> Material for this exercise:

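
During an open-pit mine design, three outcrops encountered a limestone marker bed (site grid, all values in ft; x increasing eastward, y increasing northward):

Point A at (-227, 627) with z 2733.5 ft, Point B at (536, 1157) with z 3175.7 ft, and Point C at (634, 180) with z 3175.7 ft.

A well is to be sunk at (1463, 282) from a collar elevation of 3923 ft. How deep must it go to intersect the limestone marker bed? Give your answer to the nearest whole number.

293 ft

Let the plane be z = a·x + b·y + c.
Point B−Point A: 763a + 530b = 442.2;  Point C−Point A: 861a − 447b = 442.2.
Solving gives a = 0.54180, b = 0.05435.
Then c = 2733.5 − a·-227 − b·627 = 2822.41.
At (1463, 282): z_contact = 792.7 + 15.3 + 2822.41 = 3630.4 ft.
Depth below ground = 3923 − 3630.4 = 293 ft.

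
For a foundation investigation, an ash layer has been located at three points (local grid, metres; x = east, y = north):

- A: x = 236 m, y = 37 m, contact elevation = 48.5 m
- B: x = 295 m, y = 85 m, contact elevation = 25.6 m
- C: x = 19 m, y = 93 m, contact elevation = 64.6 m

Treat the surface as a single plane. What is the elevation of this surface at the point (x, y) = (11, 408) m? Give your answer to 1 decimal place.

Let the plane be z = a·x + b·y + c.
B−A: 59a + 48b = −22.9;  C−A: −217a + 56b = 16.1.
Solving gives a = −0.14980, b = −0.29296.
Then c = 48.5 − a·236 − b·37 = 94.69.
At (11, 408): z = −1.6 − 119.5 + 94.69 = -26.5 m.

-26.5 m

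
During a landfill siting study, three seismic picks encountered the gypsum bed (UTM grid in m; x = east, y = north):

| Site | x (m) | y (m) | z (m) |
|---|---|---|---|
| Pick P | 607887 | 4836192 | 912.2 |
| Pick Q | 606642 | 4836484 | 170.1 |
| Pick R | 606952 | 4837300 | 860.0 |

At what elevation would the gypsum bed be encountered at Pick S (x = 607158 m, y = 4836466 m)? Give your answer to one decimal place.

Two edge vectors: Pick P→Pick Q = (-1245, 292, -742.1), Pick P→Pick R = (-935, 1108, -52.2).
Normal n = (Pick P→Pick Q) × (Pick P→Pick R) = (807004.4, 628874.5, -1106440).
So ∂z/∂x = −n_x/n_z = 0.729370232 and ∂z/∂y = −n_y/n_z = 0.568376505.
Intercept c from Pick P: 912.2 − 443374.68 − 2748777.91 = −3191240.39.
At (607158, 4836466): z = 442843.0 + 2748933.6 − 3191240.39 = 536.2 m.

536.2 m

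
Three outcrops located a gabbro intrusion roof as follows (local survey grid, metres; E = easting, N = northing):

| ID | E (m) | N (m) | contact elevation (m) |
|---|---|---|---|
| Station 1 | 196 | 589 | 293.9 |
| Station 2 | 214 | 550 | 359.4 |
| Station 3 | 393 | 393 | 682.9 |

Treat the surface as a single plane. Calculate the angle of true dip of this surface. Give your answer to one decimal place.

Two edge vectors: Station 1→Station 2 = (18, -39, 65.5), Station 1→Station 3 = (197, -196, 389).
Normal n = (Station 1→Station 2) × (Station 1→Station 3) = (-2333, 5901.5, 4155).
So ∂z/∂E = −n_x/n_z = 0.56149 and ∂z/∂N = −n_y/n_z = −1.42034.
Gradient magnitude |∇z| = √(a² + b²) = √(0.31527 + 2.01736) = 1.52730.
True dip = arctan(1.52730) = 56.8°, dipping toward NNW (azimuth ≈ 338°).

56.8°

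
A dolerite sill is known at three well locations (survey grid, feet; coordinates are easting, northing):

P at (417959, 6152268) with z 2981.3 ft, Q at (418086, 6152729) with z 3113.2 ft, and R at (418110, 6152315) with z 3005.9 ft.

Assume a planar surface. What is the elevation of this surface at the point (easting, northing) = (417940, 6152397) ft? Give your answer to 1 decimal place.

Two edge vectors: P→Q = (127, 461, 131.9), P→R = (151, 47, 24.6).
Normal n = (P→Q) × (P→R) = (5141.3, 16792.7, -63642).
So ∂z/∂easting = −n_x/n_z = 0.080784702 and ∂z/∂northing = −n_y/n_z = 0.263861915.
Intercept c from P: 2981.3 − 33764.69 − 1623349.22 = −1654132.61.
At (417940, 6152397): z = 33763.2 + 1623383.3 − 1654132.61 = 3013.8 ft.

3013.8 ft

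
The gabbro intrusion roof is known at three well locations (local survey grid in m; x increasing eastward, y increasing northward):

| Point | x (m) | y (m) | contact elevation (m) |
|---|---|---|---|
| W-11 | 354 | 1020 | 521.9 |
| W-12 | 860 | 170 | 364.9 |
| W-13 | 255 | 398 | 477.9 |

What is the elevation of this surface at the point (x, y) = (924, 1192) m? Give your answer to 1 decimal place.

452.1 m

Two edge vectors: W-11→W-12 = (506, -850, -157), W-11→W-13 = (-99, -622, -44).
Normal n = (W-11→W-12) × (W-11→W-13) = (-60254, 37807, -398882).
So ∂z/∂x = −n_x/n_z = −0.151057 and ∂z/∂y = −n_y/n_z = 0.094782.
Intercept c from W-11: 521.9 + 53.47 − 96.68 = 478.70.
At (924, 1192): z = −139.6 + 113.0 + 478.70 = 452.1 m.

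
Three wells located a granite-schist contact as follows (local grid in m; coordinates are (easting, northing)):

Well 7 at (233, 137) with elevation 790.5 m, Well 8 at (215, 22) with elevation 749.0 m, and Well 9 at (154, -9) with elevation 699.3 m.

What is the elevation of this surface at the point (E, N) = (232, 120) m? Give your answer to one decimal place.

Two edge vectors: Well 7→Well 8 = (-18, -115, -41.5), Well 7→Well 9 = (-79, -146, -91.2).
Normal n = (Well 7→Well 8) × (Well 7→Well 9) = (4429, 1636.9, -6457).
So ∂z/∂E = −n_x/n_z = 0.68592 and ∂z/∂N = −n_y/n_z = 0.25351.
Intercept c from Well 7: 790.5 − 159.82 − 34.73 = 595.95.
At (232, 120): z = 159.1 + 30.4 + 595.95 = 785.5 m.

785.5 m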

> Task goal:
Take the records above and return, word for word, only the lines that fall from the line with "Three wells located" to the line with "Well 7 at (233, 137)", both of them included.

> Worked solution:
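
Three wells located a granite-schist contact as follows (local grid in m; coordinates are (easting, northing)):

Well 7 at (233, 137) with elevation 790.5 m, Well 8 at (215, 22) with elevation 749.0 m, and Well 9 at (154, -9) with elevation 699.3 m.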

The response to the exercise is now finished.